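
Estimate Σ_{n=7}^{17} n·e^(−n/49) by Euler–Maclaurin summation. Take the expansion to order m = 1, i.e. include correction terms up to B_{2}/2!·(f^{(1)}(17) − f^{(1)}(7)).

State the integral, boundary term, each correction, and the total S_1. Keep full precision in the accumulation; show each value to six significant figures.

Integral: ∫_7^17 x·e^(−x/49) dx = 92.7646.
Endpoint term: (f(7) + f(17))/2 = (6.06815 + 12.0164)/2 = 9.04229.
Integral + boundary = 101.807.
k=1: B_{2}/(2)! × [f^{(1)}(17) − f^{(1)}(7)] = 1/12 × (0.461615 − 0.743038) = -0.0234519.

S_1 ≈ 101.783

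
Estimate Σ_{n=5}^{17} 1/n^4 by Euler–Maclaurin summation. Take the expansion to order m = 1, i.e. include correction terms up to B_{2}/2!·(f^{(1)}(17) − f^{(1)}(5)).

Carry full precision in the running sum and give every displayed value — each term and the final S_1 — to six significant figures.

S_1 ≈ 0.00351124

The integral term ∫_5^17 1/x^4 dx = 0.00259882.
½[f(5) + f(17)] = ½[0.00160000 + 1.19730e-05] = 0.000805987.
Running total after boundary: 0.00340481.
k=1: B_{2}/(2)! × [f^{(1)}(17) − f^{(1)}(5)] = 1/12 × (-2.81719e-06 − (-0.00128000)) = 0.000106432.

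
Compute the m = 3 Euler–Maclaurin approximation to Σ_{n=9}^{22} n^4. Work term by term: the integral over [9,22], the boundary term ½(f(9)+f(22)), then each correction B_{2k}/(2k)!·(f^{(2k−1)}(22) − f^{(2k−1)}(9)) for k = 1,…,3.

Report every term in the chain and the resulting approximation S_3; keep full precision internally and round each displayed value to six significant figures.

∫_9^22 x^4 dx evaluates to 1.01892e+06.
Boundary: ½(f(9) + f(22)) = ½(6561.00 + 234256) = 120408.
Integral + boundary = 1.13933e+06.
Correction k=1: B_{2}/2! · (f^{(1)}(22) − f^{(1)}(9)) = 1/12 · (42592.0 − 2916.00) = 3306.33.
After k=1: 1.14263e+06.
Correction k=2: B_{4}/4! · (f^{(3)}(22) − f^{(3)}(9)) = −1/720 · (528.000 − 216.000) = -0.433333.
After k=2: 1.14263e+06.
Correction k=3: B_{6}/6! · (f^{(5)}(22) − f^{(5)}(9)) = 1/30240 · (0.00000 − 0.00000) = 0.00000.

S_3 ≈ 1.14263e+06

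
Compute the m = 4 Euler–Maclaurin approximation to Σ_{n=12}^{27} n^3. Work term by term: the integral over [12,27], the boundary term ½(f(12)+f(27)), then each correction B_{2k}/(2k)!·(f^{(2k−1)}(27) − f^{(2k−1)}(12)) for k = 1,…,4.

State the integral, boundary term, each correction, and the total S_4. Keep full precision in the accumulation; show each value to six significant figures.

The integral term ∫_12^27 x^3 dx = 127676.
½[f(12) + f(27)] = ½[1728.00 + 19683.0] = 10705.5.
Running total after boundary: 138382.
Correction k=1: B_{2}/2! · (f^{(1)}(27) − f^{(1)}(12)) = 1/12 · (2187.00 − 432.000) = 146.250.
Running total after k=1: 138528.
Correction k=2: B_{4}/4! · (f^{(3)}(27) − f^{(3)}(12)) = −1/720 · (6.00000 − 6.00000) = 0.00000.
Running total after k=2: 138528.
Correction k=3: B_{6}/6! · (f^{(5)}(27) − f^{(5)}(12)) = 1/30240 · (0.00000 − 0.00000) = 0.00000.
Running total after k=3: 138528.
Correction k=4: B_{8}/8! · (f^{(7)}(27) − f^{(7)}(12)) = −1/1209600 · (0.00000 − 0.00000) = 0.00000.

S_4 ≈ 138528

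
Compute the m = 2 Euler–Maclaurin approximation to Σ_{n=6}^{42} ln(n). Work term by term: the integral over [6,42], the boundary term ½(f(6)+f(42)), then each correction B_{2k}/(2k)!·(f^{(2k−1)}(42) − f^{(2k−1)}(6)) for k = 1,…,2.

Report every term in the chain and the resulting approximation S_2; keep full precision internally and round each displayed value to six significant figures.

S_2 ≈ 112.984

The integral term ∫_6^42 ln(x) dx = 110.232.
Boundary: ½(f(6) + f(42)) = ½(1.79176 + 3.73767) = 2.76471.
So far: 112.996.
Order-1 term: 1/12 · (0.0238095 − 0.166667) = -0.0119048.
Running total after k=1: 112.984.
Order-2 term: −1/720 · (2.69949e-05 − 0.00925926) = 1.28226e-05.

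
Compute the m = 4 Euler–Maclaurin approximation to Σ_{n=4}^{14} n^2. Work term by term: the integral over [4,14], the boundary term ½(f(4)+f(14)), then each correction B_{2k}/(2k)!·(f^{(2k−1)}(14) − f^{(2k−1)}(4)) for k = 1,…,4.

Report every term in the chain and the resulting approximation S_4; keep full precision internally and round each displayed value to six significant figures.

∫_4^14 x^2 dx evaluates to 893.333.
Boundary: ½(f(4) + f(14)) = ½(16.0000 + 196.000) = 106.000.
Integral + boundary = 999.333.
Order-1 term: 1/12 · (28.0000 − 8.00000) = 1.66667.
After k=1: 1001.00.
Order-2 term: −1/720 · (0.00000 − 0.00000) = 0.00000.
After k=2: 1001.00.
Order-3 term: 1/30240 · (0.00000 − 0.00000) = 0.00000.
After k=3: 1001.00.
Order-4 term: −1/1209600 · (0.00000 − 0.00000) = 0.00000.

S_4 ≈ 1001.00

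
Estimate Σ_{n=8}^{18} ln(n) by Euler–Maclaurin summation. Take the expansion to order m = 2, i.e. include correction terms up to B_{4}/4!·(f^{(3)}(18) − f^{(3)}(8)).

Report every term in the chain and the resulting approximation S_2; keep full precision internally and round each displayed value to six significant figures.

S_2 ≈ 27.8703

The integral term ∫_8^18 ln(x) dx = 25.3912.
Boundary: ½(f(8) + f(18)) = ½(2.07944 + 2.89037) = 2.48491.
So far: 27.8761.
Correction k=1: B_{2}/2! · (f^{(1)}(18) − f^{(1)}(8)) = 1/12 · (0.0555556 − 0.125000) = -0.00578704.
Partial sum through k=1: 27.8703.
Correction k=2: B_{4}/4! · (f^{(3)}(18) − f^{(3)}(8)) = −1/720 · (0.000342936 − 0.00390625) = 4.94905e-06.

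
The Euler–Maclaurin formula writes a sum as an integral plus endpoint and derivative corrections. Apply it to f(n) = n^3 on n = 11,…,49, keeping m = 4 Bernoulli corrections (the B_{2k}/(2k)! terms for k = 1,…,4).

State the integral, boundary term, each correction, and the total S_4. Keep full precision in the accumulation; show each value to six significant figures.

∫_11^49 x^3 dx evaluates to 1.43754e+06.
Endpoint term: (f(11) + f(49))/2 = (1331.00 + 117649)/2 = 59490.0.
Integral + boundary = 1.49703e+06.
k=1: B_{2}/(2)! × [f^{(1)}(49) − f^{(1)}(11)] = 1/12 × (7203.00 − 363.000) = 570.000.
After k=1: 1.49760e+06.
k=2: B_{4}/(4)! × [f^{(3)}(49) − f^{(3)}(11)] = −1/720 × (6.00000 − 6.00000) = 0.00000.
After k=2: 1.49760e+06.
k=3: B_{6}/(6)! × [f^{(5)}(49) − f^{(5)}(11)] = 1/30240 × (0.00000 − 0.00000) = 0.00000.
After k=3: 1.49760e+06.
k=4: B_{8}/(8)! × [f^{(7)}(49) − f^{(7)}(11)] = −1/1209600 × (0.00000 − 0.00000) = 0.00000.

S_4 ≈ 1.49760e+06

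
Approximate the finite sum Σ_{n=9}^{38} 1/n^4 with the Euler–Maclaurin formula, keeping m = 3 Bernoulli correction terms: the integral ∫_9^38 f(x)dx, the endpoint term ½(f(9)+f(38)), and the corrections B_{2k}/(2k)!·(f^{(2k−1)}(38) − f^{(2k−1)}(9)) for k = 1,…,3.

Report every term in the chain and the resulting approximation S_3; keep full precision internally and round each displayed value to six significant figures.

S_3 ≈ 0.000533227

∫_9^38 1/x^4 dx evaluates to 0.000451173.
Boundary: ½(f(9) + f(38)) = ½(0.000152416 + 4.79585e-07) = 7.64477e-05.
Integral + boundary = 0.000527620.
Order-1 term: 1/12 · (-5.04826e-08 − (-6.77404e-05)) = 5.64082e-06.
Partial sum through k=1: 0.000533261.
Order-2 term: −1/720 · (-1.04881e-09 − (-2.50890e-05)) = -3.48444e-08.
Partial sum through k=2: 0.000533226.
Order-3 term: 1/30240 · (-4.06740e-11 − (-1.73455e-05)) = 5.73593e-10.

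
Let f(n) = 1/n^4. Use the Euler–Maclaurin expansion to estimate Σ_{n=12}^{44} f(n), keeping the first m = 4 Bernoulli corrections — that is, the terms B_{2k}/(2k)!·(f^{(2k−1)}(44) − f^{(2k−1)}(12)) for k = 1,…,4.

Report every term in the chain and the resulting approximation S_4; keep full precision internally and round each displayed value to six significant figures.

The integral term ∫_12^44 1/x^4 dx = 0.000188988.
Endpoint term: (f(12) + f(44))/2 = (4.82253e-05 + 2.66802e-07)/2 = 2.42461e-05.
Integral + boundary = 0.000213234.
Order-1 term: 1/12 · (-2.42547e-08 − (-1.60751e-05)) = 1.33757e-06.
Partial sum through k=1: 0.000214572.
Order-2 term: −1/720 · (-3.75848e-10 − (-3.34898e-06)) = -4.65084e-09.
Partial sum through k=2: 0.000214567.
Order-3 term: 1/30240 · (-1.08716e-11 − (-1.30238e-06)) = 4.30678e-11.
Partial sum through k=3: 0.000214567.
Order-4 term: −1/1209600 · (-5.05397e-13 − (-8.13988e-07)) = -6.72940e-13.

S_4 ≈ 0.000214567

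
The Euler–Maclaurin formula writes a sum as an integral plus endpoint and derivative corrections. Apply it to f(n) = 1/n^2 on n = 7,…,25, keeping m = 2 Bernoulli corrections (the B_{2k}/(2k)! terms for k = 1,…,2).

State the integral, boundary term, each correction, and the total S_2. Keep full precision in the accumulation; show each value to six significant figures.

∫_7^25 1/x^2 dx evaluates to 0.102857.
Endpoint term: (f(7) + f(25))/2 = (0.0204082 + 0.00160000)/2 = 0.0110041.
So far: 0.113861.
k=1: B_{2}/(2)! × [f^{(1)}(25) − f^{(1)}(7)] = 1/12 × (-0.000128000 − (-0.00583090)) = 0.000475242.
After k=1: 0.114336.
k=2: B_{4}/(4)! × [f^{(3)}(25) − f^{(3)}(7)] = −1/720 × (-2.45760e-06 − (-0.00142798)) = -1.97989e-06.

S_2 ≈ 0.114334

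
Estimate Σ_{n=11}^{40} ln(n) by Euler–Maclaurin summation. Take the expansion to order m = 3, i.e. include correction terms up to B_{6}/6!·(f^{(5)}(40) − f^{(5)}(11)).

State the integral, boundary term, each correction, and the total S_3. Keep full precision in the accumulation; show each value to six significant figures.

S_3 ≈ 95.2162

The integral term ∫_11^40 ln(x) dx = 92.1783.
Endpoint term: (f(11) + f(40))/2 = (2.39790 + 3.68888)/2 = 3.04339.
So far: 95.2217.
k=1: B_{2}/(2)! × [f^{(1)}(40) − f^{(1)}(11)] = 1/12 × (0.0250000 − 0.0909091) = -0.00549242.
Partial sum through k=1: 95.2162.
k=2: B_{4}/(4)! × [f^{(3)}(40) − f^{(3)}(11)] = −1/720 × (3.12500e-05 − 0.00150263) = 2.04358e-06.
Partial sum through k=2: 95.2162.
k=3: B_{6}/(6)! × [f^{(5)}(40) − f^{(5)}(11)] = 1/30240 × (2.34375e-07 − 0.000149021) = -4.92020e-09.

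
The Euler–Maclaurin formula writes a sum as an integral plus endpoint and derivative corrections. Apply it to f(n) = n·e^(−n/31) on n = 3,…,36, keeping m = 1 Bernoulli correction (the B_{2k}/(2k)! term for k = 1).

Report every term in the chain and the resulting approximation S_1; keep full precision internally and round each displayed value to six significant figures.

S_1 ≈ 313.433

∫_3^36 x·e^(−x/31) dx evaluates to 306.509.
½[f(3) + f(36)] = ½[2.72328 + 11.2709] = 6.99712.
So far: 313.506.
k=1: B_{2}/(2)! × [f^{(1)}(36) − f^{(1)}(3)] = 1/12 × (-0.0504971 − 0.819913) = -0.0725342.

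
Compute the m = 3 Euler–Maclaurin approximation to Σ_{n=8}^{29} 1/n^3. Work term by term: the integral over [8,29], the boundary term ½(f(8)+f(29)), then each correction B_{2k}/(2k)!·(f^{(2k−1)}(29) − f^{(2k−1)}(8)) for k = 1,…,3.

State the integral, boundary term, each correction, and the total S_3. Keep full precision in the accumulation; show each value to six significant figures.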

**WHAT TO PRODUCE**
Output the material above exactly, but only from the line that carries "1/n^4 by Euler–Maclaurin" through the line that carries "n^4. Work term".

**RESPONSE AREA**
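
Estimate Σ_{n=5}^{17} 1/n^4 by Euler–Maclaurin summation. Take the expansion to order m = 1, i.e. include correction terms up to B_{2}/2!·(f^{(1)}(17) − f^{(1)}(5)).

Carry full precision in the running sum and give every displayed value — each term and the final S_1 — to six significant figures.

S_1 ≈ 0.00351124

The integral term ∫_5^17 1/x^4 dx = 0.00259882.
½[f(5) + f(17)] = ½[0.00160000 + 1.19730e-05] = 0.000805987.
Running total after boundary: 0.00340481.
k=1: B_{2}/(2)! × [f^{(1)}(17) − f^{(1)}(5)] = 1/12 × (-2.81719e-06 − (-0.00128000)) = 0.000106432.

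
Compute the m = 3 Euler–Maclaurin approximation to Σ_{n=9}^{22} n^4. Work term by term: the integral over [9,22], the boundary term ½(f(9)+f(22)), then each correction B_{2k}/(2k)!·(f^{(2k−1)}(22) − f^{(2k−1)}(9)) for k = 1,…,3.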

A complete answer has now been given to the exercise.